▶ **Exercise goal**
As the answer, set down the lines below from the one containing "For the LL(1)" through the one containing "Initially the stack is $ <S>", exactly and inclusively, and no others.

▶ **Records to process**
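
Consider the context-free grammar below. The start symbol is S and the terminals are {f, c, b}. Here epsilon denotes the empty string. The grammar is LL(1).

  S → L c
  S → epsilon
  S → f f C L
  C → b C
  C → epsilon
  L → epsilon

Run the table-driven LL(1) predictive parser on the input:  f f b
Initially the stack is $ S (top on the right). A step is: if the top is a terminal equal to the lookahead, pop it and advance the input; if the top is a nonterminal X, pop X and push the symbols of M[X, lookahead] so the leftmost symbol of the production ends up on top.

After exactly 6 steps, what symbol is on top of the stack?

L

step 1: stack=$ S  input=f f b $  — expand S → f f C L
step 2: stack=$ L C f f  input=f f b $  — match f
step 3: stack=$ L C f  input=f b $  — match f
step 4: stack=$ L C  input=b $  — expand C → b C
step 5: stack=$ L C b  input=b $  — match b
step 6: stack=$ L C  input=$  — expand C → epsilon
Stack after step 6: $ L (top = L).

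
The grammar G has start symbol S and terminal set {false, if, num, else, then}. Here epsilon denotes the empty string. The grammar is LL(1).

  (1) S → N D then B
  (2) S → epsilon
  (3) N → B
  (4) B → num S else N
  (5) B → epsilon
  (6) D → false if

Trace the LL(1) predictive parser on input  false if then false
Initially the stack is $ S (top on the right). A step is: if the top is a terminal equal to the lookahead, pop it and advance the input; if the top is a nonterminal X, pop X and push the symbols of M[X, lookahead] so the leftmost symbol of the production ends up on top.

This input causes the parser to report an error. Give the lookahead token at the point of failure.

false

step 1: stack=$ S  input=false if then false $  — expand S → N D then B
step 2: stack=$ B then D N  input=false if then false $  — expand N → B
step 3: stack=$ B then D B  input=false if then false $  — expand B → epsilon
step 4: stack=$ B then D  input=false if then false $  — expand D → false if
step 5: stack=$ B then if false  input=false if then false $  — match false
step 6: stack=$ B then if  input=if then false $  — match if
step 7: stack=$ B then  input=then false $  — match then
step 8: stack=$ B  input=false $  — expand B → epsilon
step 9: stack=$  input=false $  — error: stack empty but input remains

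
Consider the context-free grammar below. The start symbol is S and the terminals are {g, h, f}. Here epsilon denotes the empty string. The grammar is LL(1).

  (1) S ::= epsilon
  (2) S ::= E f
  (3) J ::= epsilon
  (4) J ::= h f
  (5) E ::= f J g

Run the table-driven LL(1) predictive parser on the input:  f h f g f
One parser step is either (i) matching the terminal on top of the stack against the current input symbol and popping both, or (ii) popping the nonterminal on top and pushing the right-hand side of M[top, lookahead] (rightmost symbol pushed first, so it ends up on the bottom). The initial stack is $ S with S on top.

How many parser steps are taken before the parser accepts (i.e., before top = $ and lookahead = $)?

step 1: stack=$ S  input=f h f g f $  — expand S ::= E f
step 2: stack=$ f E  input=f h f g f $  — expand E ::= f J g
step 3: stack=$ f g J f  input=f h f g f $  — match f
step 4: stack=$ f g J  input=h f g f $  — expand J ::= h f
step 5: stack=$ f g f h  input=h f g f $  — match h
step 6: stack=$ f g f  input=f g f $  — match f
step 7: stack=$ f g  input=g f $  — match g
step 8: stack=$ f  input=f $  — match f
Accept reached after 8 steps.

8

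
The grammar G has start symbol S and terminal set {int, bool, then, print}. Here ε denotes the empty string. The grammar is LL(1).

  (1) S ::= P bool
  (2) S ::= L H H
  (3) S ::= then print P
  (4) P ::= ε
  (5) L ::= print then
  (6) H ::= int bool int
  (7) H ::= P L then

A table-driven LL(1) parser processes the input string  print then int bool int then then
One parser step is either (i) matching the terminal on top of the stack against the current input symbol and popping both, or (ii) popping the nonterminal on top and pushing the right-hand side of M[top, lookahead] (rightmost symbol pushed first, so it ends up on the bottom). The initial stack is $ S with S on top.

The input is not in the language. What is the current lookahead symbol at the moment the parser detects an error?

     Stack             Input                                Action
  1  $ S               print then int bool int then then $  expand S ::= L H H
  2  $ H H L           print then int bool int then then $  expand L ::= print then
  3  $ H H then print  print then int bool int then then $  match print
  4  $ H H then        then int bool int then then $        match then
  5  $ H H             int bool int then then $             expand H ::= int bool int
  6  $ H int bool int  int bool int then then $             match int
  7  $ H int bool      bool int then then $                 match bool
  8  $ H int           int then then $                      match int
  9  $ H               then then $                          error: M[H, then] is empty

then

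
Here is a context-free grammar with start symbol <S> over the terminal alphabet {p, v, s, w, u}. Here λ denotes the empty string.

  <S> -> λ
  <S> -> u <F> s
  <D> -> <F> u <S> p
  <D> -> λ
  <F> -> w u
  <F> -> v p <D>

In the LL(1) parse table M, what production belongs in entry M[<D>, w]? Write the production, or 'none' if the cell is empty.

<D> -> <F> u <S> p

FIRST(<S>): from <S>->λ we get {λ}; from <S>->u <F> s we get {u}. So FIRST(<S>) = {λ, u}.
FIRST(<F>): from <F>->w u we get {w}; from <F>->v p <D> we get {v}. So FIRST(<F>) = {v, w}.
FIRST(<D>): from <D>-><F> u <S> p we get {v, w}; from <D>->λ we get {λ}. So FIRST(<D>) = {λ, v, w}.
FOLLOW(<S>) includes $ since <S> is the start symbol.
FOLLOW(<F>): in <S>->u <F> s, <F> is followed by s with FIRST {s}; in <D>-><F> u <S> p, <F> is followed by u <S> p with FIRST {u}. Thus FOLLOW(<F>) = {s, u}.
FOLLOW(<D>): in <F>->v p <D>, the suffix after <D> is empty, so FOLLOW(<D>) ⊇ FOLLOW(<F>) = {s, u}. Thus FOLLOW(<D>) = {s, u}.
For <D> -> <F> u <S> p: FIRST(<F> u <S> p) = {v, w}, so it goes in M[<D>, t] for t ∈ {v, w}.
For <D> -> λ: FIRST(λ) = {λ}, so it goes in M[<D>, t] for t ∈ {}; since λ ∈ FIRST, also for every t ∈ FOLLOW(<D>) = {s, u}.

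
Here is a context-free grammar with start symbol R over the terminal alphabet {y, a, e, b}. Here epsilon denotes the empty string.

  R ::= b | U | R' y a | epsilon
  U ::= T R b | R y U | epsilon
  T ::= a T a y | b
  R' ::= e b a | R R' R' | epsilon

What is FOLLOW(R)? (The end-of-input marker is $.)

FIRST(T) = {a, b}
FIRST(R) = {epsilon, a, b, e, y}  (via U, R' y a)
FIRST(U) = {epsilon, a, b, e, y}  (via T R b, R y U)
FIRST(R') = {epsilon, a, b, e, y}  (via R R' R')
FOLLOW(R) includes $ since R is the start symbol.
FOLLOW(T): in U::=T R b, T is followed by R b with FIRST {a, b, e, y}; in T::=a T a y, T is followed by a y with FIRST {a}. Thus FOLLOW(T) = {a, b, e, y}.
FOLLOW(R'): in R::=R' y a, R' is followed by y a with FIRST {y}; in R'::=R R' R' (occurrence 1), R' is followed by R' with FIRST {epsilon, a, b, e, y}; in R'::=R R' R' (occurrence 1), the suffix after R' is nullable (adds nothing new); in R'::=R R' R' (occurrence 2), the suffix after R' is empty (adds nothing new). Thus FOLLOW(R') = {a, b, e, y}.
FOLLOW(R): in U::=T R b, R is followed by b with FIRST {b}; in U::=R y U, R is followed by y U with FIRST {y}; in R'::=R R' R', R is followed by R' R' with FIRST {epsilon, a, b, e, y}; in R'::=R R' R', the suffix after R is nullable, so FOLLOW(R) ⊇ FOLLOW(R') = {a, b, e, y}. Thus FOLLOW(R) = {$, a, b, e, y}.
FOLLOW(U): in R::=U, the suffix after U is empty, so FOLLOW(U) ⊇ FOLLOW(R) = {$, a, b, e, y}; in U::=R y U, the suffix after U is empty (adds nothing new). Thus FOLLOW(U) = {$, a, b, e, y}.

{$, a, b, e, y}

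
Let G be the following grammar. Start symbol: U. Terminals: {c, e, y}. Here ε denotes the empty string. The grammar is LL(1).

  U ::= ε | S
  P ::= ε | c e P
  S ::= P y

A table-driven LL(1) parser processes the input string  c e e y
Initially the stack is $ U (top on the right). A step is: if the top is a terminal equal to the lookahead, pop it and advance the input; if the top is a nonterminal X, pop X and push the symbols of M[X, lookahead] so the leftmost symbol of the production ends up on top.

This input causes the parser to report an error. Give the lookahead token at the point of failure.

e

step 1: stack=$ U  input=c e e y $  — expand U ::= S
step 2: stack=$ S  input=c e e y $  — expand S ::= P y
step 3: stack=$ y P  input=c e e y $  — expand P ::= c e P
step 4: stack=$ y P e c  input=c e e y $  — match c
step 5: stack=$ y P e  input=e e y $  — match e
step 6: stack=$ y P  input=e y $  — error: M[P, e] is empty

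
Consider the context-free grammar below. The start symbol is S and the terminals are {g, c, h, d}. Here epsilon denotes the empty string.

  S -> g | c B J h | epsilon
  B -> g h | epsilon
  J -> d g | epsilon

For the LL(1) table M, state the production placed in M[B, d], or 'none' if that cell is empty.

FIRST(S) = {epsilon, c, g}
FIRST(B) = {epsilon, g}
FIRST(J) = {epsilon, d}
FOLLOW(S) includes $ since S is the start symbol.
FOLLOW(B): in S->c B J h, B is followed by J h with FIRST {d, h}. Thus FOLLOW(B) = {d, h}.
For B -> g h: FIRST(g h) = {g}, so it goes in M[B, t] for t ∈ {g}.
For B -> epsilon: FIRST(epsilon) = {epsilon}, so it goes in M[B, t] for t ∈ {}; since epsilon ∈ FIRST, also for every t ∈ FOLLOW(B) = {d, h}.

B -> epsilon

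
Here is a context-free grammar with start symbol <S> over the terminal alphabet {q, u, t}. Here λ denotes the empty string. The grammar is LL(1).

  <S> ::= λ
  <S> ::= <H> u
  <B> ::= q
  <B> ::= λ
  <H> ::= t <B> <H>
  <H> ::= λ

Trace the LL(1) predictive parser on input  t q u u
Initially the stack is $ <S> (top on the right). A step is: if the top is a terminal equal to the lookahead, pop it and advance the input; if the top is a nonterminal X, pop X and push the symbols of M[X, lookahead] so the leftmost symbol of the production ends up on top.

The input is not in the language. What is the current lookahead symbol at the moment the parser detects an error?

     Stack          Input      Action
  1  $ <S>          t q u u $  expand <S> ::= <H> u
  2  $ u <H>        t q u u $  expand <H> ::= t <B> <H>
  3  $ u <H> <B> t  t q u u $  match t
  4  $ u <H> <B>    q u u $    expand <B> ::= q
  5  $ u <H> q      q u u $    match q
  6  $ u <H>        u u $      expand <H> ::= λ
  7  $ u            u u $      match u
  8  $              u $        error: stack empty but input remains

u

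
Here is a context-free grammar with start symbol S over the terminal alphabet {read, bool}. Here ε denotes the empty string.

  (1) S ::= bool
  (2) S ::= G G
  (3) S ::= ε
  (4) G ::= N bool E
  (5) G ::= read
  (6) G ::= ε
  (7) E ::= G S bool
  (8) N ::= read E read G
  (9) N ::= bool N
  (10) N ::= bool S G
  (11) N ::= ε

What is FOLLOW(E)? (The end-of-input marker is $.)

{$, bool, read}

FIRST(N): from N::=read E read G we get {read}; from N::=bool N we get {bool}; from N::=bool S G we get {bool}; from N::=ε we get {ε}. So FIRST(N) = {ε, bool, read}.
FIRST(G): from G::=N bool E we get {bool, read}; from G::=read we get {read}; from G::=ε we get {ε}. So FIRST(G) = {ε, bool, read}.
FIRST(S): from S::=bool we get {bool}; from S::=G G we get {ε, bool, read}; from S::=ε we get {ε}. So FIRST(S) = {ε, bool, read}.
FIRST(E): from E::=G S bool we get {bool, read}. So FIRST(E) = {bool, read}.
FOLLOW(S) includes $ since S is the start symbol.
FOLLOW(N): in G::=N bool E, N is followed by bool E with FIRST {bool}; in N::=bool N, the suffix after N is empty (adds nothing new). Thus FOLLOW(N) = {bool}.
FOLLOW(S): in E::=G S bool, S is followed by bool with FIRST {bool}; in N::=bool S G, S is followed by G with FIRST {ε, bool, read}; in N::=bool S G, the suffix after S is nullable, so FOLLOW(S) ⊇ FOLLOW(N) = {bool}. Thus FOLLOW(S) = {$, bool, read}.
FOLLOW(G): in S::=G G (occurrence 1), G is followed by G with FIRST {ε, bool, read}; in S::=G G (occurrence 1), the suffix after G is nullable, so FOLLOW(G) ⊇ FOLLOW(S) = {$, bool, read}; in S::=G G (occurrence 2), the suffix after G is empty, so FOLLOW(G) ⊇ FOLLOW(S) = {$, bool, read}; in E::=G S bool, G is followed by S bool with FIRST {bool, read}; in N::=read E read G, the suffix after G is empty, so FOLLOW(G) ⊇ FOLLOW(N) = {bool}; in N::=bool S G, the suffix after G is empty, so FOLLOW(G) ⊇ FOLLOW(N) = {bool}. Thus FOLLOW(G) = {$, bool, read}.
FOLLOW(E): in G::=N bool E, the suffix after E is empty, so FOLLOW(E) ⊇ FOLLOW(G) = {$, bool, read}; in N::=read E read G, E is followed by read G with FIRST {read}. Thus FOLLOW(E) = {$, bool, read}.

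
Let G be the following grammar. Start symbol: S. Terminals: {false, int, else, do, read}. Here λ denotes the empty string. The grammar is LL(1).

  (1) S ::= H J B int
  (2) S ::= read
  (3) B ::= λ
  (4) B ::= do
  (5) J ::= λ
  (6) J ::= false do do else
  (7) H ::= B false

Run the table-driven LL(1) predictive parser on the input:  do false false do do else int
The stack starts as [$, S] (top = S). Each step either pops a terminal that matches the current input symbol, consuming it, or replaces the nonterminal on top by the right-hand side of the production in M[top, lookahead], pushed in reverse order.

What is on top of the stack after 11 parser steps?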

▶ **Solution**
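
For the LL(1) table M, state the production placed in M[B, d], or 'none' if that cell is empty.

FIRST(S) = {epsilon, c, g}
FIRST(B) = {epsilon, g}
FIRST(J) = {epsilon, d}
FOLLOW(S) includes $ since S is the start symbol.
FOLLOW(B): in S->c B J h, B is followed by J h with FIRST {d, h}. Thus FOLLOW(B) = {d, h}.
For B -> g h: FIRST(g h) = {g}, so it goes in M[B, t] for t ∈ {g}.
For B -> epsilon: FIRST(epsilon) = {epsilon}, so it goes in M[B, t] for t ∈ {}; since epsilon ∈ FIRST, also for every t ∈ FOLLOW(B) = {d, h}.

B -> epsilon

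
Here is a context-free grammar with start symbol <S> over the terminal alphabet {q, u, t}. Here λ denotes the empty string. The grammar is LL(1).

  <S> ::= λ
  <S> ::= <H> u
  <B> ::= q
  <B> ::= λ
  <H> ::= t <B> <H>
  <H> ::= λ

Trace the LL(1) predictive parser on input  t q u u
Initially the stack is $ <S> (top on the right). A step is: if the top is a terminal equal to the lookahead, pop it and advance the input; if the top is a nonterminal X, pop X and push the symbols of M[X, lookahead] so the leftmost symbol of the production ends up on top.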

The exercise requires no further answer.